Where the records appear below, transcribe them exactly, leaving none out.

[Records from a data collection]
┏━━
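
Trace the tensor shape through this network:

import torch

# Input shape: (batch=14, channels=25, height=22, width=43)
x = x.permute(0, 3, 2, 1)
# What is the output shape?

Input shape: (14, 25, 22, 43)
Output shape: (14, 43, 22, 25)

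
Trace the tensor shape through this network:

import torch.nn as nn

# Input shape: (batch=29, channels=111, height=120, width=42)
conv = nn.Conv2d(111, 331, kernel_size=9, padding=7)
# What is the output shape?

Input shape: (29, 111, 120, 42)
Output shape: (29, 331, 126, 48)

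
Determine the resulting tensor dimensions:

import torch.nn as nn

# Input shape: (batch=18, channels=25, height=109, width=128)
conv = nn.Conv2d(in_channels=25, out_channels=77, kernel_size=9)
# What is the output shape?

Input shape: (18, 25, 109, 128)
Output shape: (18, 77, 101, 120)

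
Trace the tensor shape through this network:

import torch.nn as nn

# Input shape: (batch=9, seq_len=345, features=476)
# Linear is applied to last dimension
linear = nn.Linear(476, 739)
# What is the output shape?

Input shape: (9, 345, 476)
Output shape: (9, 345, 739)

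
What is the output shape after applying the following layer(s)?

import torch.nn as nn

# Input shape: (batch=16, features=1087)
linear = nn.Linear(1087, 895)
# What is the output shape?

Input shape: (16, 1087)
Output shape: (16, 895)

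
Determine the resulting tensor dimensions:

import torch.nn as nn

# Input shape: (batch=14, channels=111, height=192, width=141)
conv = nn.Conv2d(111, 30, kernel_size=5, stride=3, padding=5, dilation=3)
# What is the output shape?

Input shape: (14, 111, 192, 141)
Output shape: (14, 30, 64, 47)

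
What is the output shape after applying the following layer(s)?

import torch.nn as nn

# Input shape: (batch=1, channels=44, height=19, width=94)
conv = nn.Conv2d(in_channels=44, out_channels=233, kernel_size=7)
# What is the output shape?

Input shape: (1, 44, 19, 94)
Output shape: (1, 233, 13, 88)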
┗━━
* **THE ANSWER**
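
Trace the tensor shape through this network:

import torch

# Input shape: (batch=14, channels=25, height=22, width=43)
x = x.permute(0, 3, 2, 1)
# What is the output shape?

Input shape: (14, 25, 22, 43)
Output shape: (14, 43, 22, 25)

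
Trace the tensor shape through this network:

import torch.nn as nn

# Input shape: (batch=29, channels=111, height=120, width=42)
conv = nn.Conv2d(111, 331, kernel_size=9, padding=7)
# What is the output shape?

Input shape: (29, 111, 120, 42)
Output shape: (29, 331, 126, 48)

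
Determine the resulting tensor dimensions:

import torch.nn as nn

# Input shape: (batch=18, channels=25, height=109, width=128)
conv = nn.Conv2d(in_channels=25, out_channels=77, kernel_size=9)
# What is the output shape?

Input shape: (18, 25, 109, 128)
Output shape: (18, 77, 101, 120)

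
Trace the tensor shape through this network:

import torch.nn as nn

# Input shape: (batch=9, seq_len=345, features=476)
# Linear is applied to last dimension
linear = nn.Linear(476, 739)
# What is the output shape?

Input shape: (9, 345, 476)
Output shape: (9, 345, 739)

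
What is the output shape after applying the following layer(s)?

import torch.nn as nn

# Input shape: (batch=16, features=1087)
linear = nn.Linear(1087, 895)
# What is the output shape?

Input shape: (16, 1087)
Output shape: (16, 895)

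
Determine the resulting tensor dimensions:

import torch.nn as nn

# Input shape: (batch=14, channels=111, height=192, width=141)
conv = nn.Conv2d(111, 30, kernel_size=5, stride=3, padding=5, dilation=3)
# What is the output shape?

Input shape: (14, 111, 192, 141)
Output shape: (14, 30, 64, 47)

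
What is the output shape after applying the following layer(s)?

import torch.nn as nn

# Input shape: (batch=1, channels=44, height=19, width=94)
conv = nn.Conv2d(in_channels=44, out_channels=233, kernel_size=7)
# What is the output shape?

Input shape: (1, 44, 19, 94)
Output shape: (1, 233, 13, 88)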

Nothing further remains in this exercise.